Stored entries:
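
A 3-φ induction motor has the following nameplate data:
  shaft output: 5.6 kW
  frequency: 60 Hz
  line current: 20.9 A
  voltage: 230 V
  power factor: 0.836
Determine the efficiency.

P_out = 5.6 kW = 5600 W
P_in = √3·V_L·I_L·cosφ = 1.732 × 230 × 20.9 × 0.836 = 6960 W
η = P_out / P_in = 5600 / 6960 = 0.805 = 80.5%

80.5 %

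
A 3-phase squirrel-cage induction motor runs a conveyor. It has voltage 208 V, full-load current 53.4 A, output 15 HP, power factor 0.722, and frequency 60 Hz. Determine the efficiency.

P_out = 15 × 746 = 11190 W
P_in = √3·V_L·I_L·cosφ = 1.732 × 208 × 53.4 × 0.722 = 13890 W
η = P_out / P_in = 11190 / 13890 = 0.806 = 80.6%

80.6 %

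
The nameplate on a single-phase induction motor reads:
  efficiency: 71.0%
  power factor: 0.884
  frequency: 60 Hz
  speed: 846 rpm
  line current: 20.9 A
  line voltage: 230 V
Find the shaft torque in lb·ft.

P_in = V·I·cosφ = 230 × 20.9 × 0.884 = 4249 W
P_out = η·P_in = 0.71 × 4249 = 3017 W
n = 846 rpm
ω = 2π×846/60 = 88.59 rad/s
τ = P_out/ω = 3017/88.59 = 34.06 N·m
In lb·ft: 34.06/1.356 = 25.1 lb·ft

25.1 lb·ft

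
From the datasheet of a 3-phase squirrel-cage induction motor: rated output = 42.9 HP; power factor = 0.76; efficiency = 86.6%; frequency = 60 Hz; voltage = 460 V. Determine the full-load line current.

P_out = 42.9 × 746 = 32003 W
P_in = P_out / η = 32003 / 0.866 = 36955 W
I_L = P_in / (√3·V_L·cosφ) = 36955 / (1.732 × 460 × 0.76) = 61 A

61 A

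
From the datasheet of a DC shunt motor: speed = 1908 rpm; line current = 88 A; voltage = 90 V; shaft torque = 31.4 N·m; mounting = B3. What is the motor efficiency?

79.2 %

ω = 2π × 1908/60 = 199.8 rad/s; P_out = τω = 31.4 × 199.8 = 6274 W
P_in = V·I = 90 × 88 = 7920 W
η = P_out / P_in = 6274 / 7920 = 0.792 = 79.2%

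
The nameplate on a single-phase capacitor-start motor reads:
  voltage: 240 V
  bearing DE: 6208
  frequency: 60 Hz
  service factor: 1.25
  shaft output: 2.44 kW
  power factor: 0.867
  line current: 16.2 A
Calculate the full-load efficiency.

P_out = 2.44 kW = 2440 W
P_in = V·I·cosφ = 240 × 16.2 × 0.867 = 3371 W
η = P_out / P_in = 2440 / 3371 = 0.724 = 72.4%

72.4 %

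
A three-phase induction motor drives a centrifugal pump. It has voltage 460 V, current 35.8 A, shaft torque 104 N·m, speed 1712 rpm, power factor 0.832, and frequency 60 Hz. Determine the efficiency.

ω = 2π × 1712/60 = 179.3 rad/s; P_out = τω = 104 × 179.3 = 18647 W
P_in = √3·V_L·I_L·cosφ = 1.732 × 460 × 35.8 × 0.832 = 23731 W
η = P_out / P_in = 18647 / 23731 = 0.786 = 78.6%

78.6 %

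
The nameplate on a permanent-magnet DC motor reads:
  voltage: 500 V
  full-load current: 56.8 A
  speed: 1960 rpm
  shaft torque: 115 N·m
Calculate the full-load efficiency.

83.1 %

ω = 2π × 1960/60 = 205.3 rad/s; P_out = τω = 115 × 205.3 = 23610 W
P_in = V·I = 500 × 56.8 = 28400 W
η = P_out / P_in = 23610 / 28400 = 0.831 = 83.1%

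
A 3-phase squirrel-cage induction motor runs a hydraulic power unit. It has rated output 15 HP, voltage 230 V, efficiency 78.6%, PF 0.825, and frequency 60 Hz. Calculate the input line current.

43.3 A

P_out = 15 × 746 = 11190 W
P_in = P_out / η = 11190 / 0.786 = 14237 W
I_L = P_in / (√3·V_L·cosφ) = 14237 / (1.732 × 230 × 0.825) = 43.3 A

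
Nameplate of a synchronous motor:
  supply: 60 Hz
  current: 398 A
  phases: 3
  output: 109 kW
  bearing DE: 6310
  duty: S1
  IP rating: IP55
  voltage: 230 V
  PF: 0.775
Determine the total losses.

13900 W

P_in = √3·V·I·cosφ = 1.732×230×398×0.775 = 122874 W
P_out = 109000 W
Losses = P_in − P_out = 122874 − 109000 = 13874 W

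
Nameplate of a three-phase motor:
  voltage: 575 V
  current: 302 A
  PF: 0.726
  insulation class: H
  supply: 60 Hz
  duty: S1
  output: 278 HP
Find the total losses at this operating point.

11 kW

P_in = √3·V·I·cosφ = 1.732×575×302×0.726 = 218353 W
P_out = 278×746 = 207388 W
Losses = P_in − P_out = 218353 − 207388 = 10965 W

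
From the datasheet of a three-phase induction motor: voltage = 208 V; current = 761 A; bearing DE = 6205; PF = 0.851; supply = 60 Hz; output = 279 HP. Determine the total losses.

25.2 kW

P_in = √3·V·I·cosφ = 1.732×208×761×0.851 = 233306 W
P_out = 279×746 = 208134 W
Losses = P_in − P_out = 233306 − 208134 = 25172 W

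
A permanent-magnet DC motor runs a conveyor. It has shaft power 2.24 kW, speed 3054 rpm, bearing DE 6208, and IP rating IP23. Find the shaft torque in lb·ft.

5.17 lb·ft

ω = 2π × 3054/60 = 319.8 rad/s
τ = P/ω = 2240/319.8 = 7.004 N·m
In lb·ft: 7.004/1.356 = 5.17 lb·ft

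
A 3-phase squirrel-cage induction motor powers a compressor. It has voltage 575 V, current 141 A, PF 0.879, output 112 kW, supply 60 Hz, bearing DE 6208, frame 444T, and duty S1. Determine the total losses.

P_in = √3·V·I·cosφ = 1.732×575×141×0.879 = 123431 W
P_out = 112000 W
Losses = P_in − P_out = 123431 − 112000 = 11431 W

11400 W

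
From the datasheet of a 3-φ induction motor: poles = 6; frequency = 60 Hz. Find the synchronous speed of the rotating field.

1200 rpm

n_s = 120f/p = 120×60/6 = 1200 rpm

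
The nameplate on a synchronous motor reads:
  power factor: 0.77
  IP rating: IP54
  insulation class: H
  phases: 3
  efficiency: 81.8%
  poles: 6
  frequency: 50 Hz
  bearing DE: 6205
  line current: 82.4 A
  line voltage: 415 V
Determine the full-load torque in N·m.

356 N·m

P_in = √3·V·I·cosφ = 1.732 × 415 × 82.4 × 0.77 = 45605 W
P_out = η·P_in = 0.818 × 45605 = 37305 W
n = n_s = 120×50/6 = 1000 rpm (synchronous)
ω = 2π×1000/60 = 104.7 rad/s
τ = P_out/ω = 37305/104.7 = 356 N·m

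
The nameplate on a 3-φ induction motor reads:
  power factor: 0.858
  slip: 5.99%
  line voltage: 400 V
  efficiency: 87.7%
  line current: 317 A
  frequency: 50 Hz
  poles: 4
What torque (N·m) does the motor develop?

1120 N·m

P_in = √3·V·I·cosφ = 1.732 × 400 × 317 × 0.858 = 188432 W
P_out = η·P_in = 0.877 × 188432 = 165255 W
n_s = 120×50/4 = 1500 rpm; n = 1500×(1−0.0599) = 1410 rpm
ω = 2π×1410/60 = 147.7 rad/s
τ = P_out/ω = 165255/147.7 = 1120 N·m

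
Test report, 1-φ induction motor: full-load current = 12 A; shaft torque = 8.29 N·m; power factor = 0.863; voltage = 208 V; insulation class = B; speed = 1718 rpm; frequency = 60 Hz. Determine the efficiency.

69.2 %

ω = 2π × 1718/60 = 179.9 rad/s; P_out = τω = 8.29 × 179.9 = 1491 W
P_in = V·I·cosφ = 208 × 12 × 0.863 = 2154 W
η = P_out / P_in = 1491 / 2154 = 0.692 = 69.2%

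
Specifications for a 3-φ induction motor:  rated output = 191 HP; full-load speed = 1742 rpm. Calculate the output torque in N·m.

781 N·m

P_out = 191 × 746 = 142486 W
ω = 2π × 1742/60 = 182.4 rad/s
τ = P_out/ω = 142486/182.4 = 781 N·m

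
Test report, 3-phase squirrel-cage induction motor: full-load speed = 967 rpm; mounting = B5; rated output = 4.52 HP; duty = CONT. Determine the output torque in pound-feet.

P_out = 4.52 × 746 = 3372 W
ω = 2π × 967/60 = 101.3 rad/s
τ = P_out/ω = 3372/101.3 = 33.29 N·m
In lb·ft: 33.29/1.356 = 24.6 lb·ft

24.6 lb·ft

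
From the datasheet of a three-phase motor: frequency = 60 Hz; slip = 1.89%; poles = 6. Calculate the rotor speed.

1177 rpm

n_s = 120f/p = 120×60/6 = 1200 rpm
n = n_s(1 − s) = 1200 × (1 − 0.0189) = 1177 rpm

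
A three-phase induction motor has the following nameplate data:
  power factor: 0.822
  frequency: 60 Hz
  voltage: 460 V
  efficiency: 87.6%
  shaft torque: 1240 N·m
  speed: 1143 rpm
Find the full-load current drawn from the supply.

ω = 2π×1143/60 = 119.7 rad/s; P_out = τω = 1240 × 119.7 = 148428 W
P_in = P_out / η = 148428 / 0.876 = 169438 W
I_L = P_in / (√3·V_L·cosφ) = 169438 / (1.732 × 460 × 0.822) = 259 A

259 A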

EXERCISE OBJECTIVE
Above are the records; copy every line in them that holds the word "reads".

RESULT
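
The nameplate on a single-phase induction motor reads:
The nameplate on a single-phase capacitor-start motor reads:
The nameplate on a permanent-magnet DC motor reads:
The nameplate on a synchronous motor reads:
The nameplate on a 3-φ induction motor reads: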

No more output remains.